_Available data_.
────────
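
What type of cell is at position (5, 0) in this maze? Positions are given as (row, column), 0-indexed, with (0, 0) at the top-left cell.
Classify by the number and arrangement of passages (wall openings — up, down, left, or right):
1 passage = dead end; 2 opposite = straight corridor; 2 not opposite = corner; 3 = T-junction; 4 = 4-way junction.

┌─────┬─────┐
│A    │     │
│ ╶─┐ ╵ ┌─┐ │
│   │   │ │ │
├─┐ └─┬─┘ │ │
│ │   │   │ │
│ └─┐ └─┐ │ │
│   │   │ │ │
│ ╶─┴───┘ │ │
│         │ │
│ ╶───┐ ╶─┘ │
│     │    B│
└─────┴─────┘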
────────
_Exercise instructions_.
Every line of the data above should be output exactly as written.

_Written answer_.
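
What type of cell is at position (5, 0) in this maze? Positions are given as (row, column), 0-indexed, with (0, 0) at the top-left cell.
Classify by the number and arrangement of passages (wall openings — up, down, left, or right):
1 passage = dead end; 2 opposite = straight corridor; 2 not opposite = corner; 3 = T-junction; 4 = 4-way junction.

┌─────┬─────┐
│A    │     │
│ ╶─┐ ╵ ┌─┐ │
│   │   │ │ │
├─┐ └─┬─┘ │ │
│ │   │   │ │
│ └─┐ └─┐ │ │
│   │   │ │ │
│ ╶─┴───┘ │ │
│         │ │
│ ╶───┐ ╶─┘ │
│     │    B│
└─────┴─────┘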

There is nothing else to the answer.